↓↓↓
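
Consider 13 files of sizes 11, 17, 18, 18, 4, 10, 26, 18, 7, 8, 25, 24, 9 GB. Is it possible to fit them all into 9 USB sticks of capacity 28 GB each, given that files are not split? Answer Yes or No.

A valid assignment using 8 USB sticks:
  USB stick 1: 26 = 26
  USB stick 2: 25 = 25
  USB stick 3: 24 + 4 = 28
  USB stick 4: 18 + 10 = 28
  USB stick 5: 18 + 9 = 27
  USB stick 6: 18 + 8 = 26
  USB stick 7: 17 + 11 = 28
  USB stick 8: 7 = 7
That uses only 8 ≤ 9, so 9 USB sticks are enough.

Yes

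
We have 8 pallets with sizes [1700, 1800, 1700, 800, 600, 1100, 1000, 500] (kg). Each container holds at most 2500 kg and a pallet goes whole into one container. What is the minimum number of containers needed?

4

Total = 1800 + 1700 + 1700 + 1100 + 1000 + 800 + 600 + 500 = 9200 kg.
Lower bound: ⌈9200/2500⌉ = 4 containers.
A packing using 4 containers:
  container 1: 1800 + 600 = 2400
  container 2: 1700 + 800 = 2500
  container 3: 1700 + 500 = 2200
  container 4: 1100 + 1000 = 2100
This matches the lower bound, so 4 is optimal.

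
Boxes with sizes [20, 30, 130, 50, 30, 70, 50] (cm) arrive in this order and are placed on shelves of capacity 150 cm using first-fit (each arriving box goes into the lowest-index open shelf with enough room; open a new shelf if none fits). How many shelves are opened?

3

  20 → shelf 1 (new)  [load 20/150]
  30 → shelf 1  [load 50/150]
  130 → shelf 2 (new)  [load 130/150]
  50 → shelf 1  [load 100/150]
  30 → shelf 1  [load 130/150]
  70 → shelf 3 (new)  [load 70/150]
  50 → shelf 3  [load 120/150]
3 shelves opened.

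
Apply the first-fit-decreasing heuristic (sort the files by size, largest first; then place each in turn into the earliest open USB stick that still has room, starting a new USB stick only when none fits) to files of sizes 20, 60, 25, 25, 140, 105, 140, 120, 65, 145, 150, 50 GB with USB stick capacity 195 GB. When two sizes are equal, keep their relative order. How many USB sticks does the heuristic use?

Sorted descending: 150, 145, 140, 140, 120, 105, 65, 60, 50, 25, 25, 20.
  150 → USB stick 1 (new)  [load 150/195]
  145 → USB stick 2 (new)  [load 145/195]
  140 → USB stick 3 (new)  [load 140/195]
  140 → USB stick 4 (new)  [load 140/195]
  120 → USB stick 5 (new)  [load 120/195]
  105 → USB stick 6 (new)  [load 105/195]
  65 → USB stick 5  [load 185/195]
  60 → USB stick 6  [load 165/195]
  50 → USB stick 2  [load 195/195]
  25 → USB stick 1  [load 175/195]
  25 → USB stick 3  [load 165/195]
  20 → USB stick 1  [load 195/195]
6 USB sticks opened.

6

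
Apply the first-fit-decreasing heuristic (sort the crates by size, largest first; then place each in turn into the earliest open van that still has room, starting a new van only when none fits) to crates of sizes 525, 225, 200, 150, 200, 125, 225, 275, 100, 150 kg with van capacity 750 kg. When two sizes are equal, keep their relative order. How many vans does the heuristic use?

3

Sorted descending: 525, 275, 225, 225, 200, 200, 150, 150, 125, 100.
  525 → van 1 (new)  [load 525/750]
  275 → van 2 (new)  [load 275/750]
  225 → van 1  [load 750/750]
  225 → van 2  [load 500/750]
  200 → van 2  [load 700/750]
  200 → van 3 (new)  [load 200/750]
  150 → van 3  [load 350/750]
  150 → van 3  [load 500/750]
  125 → van 3  [load 625/750]
  100 → van 3  [load 725/750]
3 vans opened.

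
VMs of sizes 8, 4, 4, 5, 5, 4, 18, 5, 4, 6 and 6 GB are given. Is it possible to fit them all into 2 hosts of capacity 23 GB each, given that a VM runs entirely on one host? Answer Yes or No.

No

Total = 69 GB; ⌈69/23⌉ = 3.
At least 3 hosts are required, but only 2 are allowed.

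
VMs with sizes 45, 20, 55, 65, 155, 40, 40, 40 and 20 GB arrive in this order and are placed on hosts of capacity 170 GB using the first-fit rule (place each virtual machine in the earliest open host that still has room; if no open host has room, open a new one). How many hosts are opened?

  45 → host 1 (new)  [load 45/170]
  20 → host 1  [load 65/170]
  55 → host 1  [load 120/170]
  65 → host 2 (new)  [load 65/170]
  155 → host 3 (new)  [load 155/170]
  40 → host 1  [load 160/170]
  40 → host 2  [load 105/170]
  40 → host 2  [load 145/170]
  20 → host 2  [load 165/170]
3 hosts opened.

3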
↑↑↑
THE TASK: Quote all of the entries verbatim.

EXPECTED ANSWER:
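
Consider 13 files of sizes 11, 17, 18, 18, 4, 10, 26, 18, 7, 8, 25, 24, 9 GB. Is it possible to fit them all into 9 USB sticks of capacity 28 GB each, given that files are not split? Answer Yes or No.

A valid assignment using 8 USB sticks:
  USB stick 1: 26 = 26
  USB stick 2: 25 = 25
  USB stick 3: 24 + 4 = 28
  USB stick 4: 18 + 10 = 28
  USB stick 5: 18 + 9 = 27
  USB stick 6: 18 + 8 = 26
  USB stick 7: 17 + 11 = 28
  USB stick 8: 7 = 7
That uses only 8 ≤ 9, so 9 USB sticks are enough.

Yes

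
We have 8 pallets with sizes [1700, 1800, 1700, 800, 600, 1100, 1000, 500] (kg). Each container holds at most 2500 kg and a pallet goes whole into one container. What is the minimum number of containers needed?

4

Total = 1800 + 1700 + 1700 + 1100 + 1000 + 800 + 600 + 500 = 9200 kg.
Lower bound: ⌈9200/2500⌉ = 4 containers.
A packing using 4 containers:
  container 1: 1800 + 600 = 2400
  container 2: 1700 + 800 = 2500
  container 3: 1700 + 500 = 2200
  container 4: 1100 + 1000 = 2100
This matches the lower bound, so 4 is optimal.

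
Boxes with sizes [20, 30, 130, 50, 30, 70, 50] (cm) arrive in this order and are placed on shelves of capacity 150 cm using first-fit (each arriving box goes into the lowest-index open shelf with enough room; open a new shelf if none fits). How many shelves are opened?

3

  20 → shelf 1 (new)  [load 20/150]
  30 → shelf 1  [load 50/150]
  130 → shelf 2 (new)  [load 130/150]
  50 → shelf 1  [load 100/150]
  30 → shelf 1  [load 130/150]
  70 → shelf 3 (new)  [load 70/150]
  50 → shelf 3  [load 120/150]
3 shelves opened.

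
Apply the first-fit-decreasing heuristic (sort the files by size, largest first; then place each in turn into the earliest open USB stick that still has room, starting a new USB stick only when none fits) to files of sizes 20, 60, 25, 25, 140, 105, 140, 120, 65, 145, 150, 50 GB with USB stick capacity 195 GB. When two sizes are equal, keep their relative order. How many USB sticks does the heuristic use?

Sorted descending: 150, 145, 140, 140, 120, 105, 65, 60, 50, 25, 25, 20.
  150 → USB stick 1 (new)  [load 150/195]
  145 → USB stick 2 (new)  [load 145/195]
  140 → USB stick 3 (new)  [load 140/195]
  140 → USB stick 4 (new)  [load 140/195]
  120 → USB stick 5 (new)  [load 120/195]
  105 → USB stick 6 (new)  [load 105/195]
  65 → USB stick 5  [load 185/195]
  60 → USB stick 6  [load 165/195]
  50 → USB stick 2  [load 195/195]
  25 → USB stick 1  [load 175/195]
  25 → USB stick 3  [load 165/195]
  20 → USB stick 1  [load 195/195]
6 USB sticks opened.

6

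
Apply the first-fit-decreasing heuristic (sort the crates by size, largest first; then place each in turn into the earliest open van that still has room, starting a new van only when none fits) to crates of sizes 525, 225, 200, 150, 200, 125, 225, 275, 100, 150 kg with van capacity 750 kg. When two sizes are equal, keep their relative order. How many vans does the heuristic use?

3

Sorted descending: 525, 275, 225, 225, 200, 200, 150, 150, 125, 100.
  525 → van 1 (new)  [load 525/750]
  275 → van 2 (new)  [load 275/750]
  225 → van 1  [load 750/750]
  225 → van 2  [load 500/750]
  200 → van 2  [load 700/750]
  200 → van 3 (new)  [load 200/750]
  150 → van 3  [load 350/750]
  150 → van 3  [load 500/750]
  125 → van 3  [load 625/750]
  100 → van 3  [load 725/750]
3 vans opened.

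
VMs of sizes 8, 4, 4, 5, 5, 4, 18, 5, 4, 6 and 6 GB are given. Is it possible to fit them all into 2 hosts of capacity 23 GB each, given that a VM runs entirely on one host? Answer Yes or No.

No

Total = 69 GB; ⌈69/23⌉ = 3.
At least 3 hosts are required, but only 2 are allowed.

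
VMs with sizes 45, 20, 55, 65, 155, 40, 40, 40 and 20 GB arrive in this order and are placed on hosts of capacity 170 GB using the first-fit rule (place each virtual machine in the earliest open host that still has room; if no open host has room, open a new one). How many hosts are opened?

  45 → host 1 (new)  [load 45/170]
  20 → host 1  [load 65/170]
  55 → host 1  [load 120/170]
  65 → host 2 (new)  [load 65/170]
  155 → host 3 (new)  [load 155/170]
  40 → host 1  [load 160/170]
  40 → host 2  [load 105/170]
  40 → host 2  [load 145/170]
  20 → host 2  [load 165/170]
3 hosts opened.

3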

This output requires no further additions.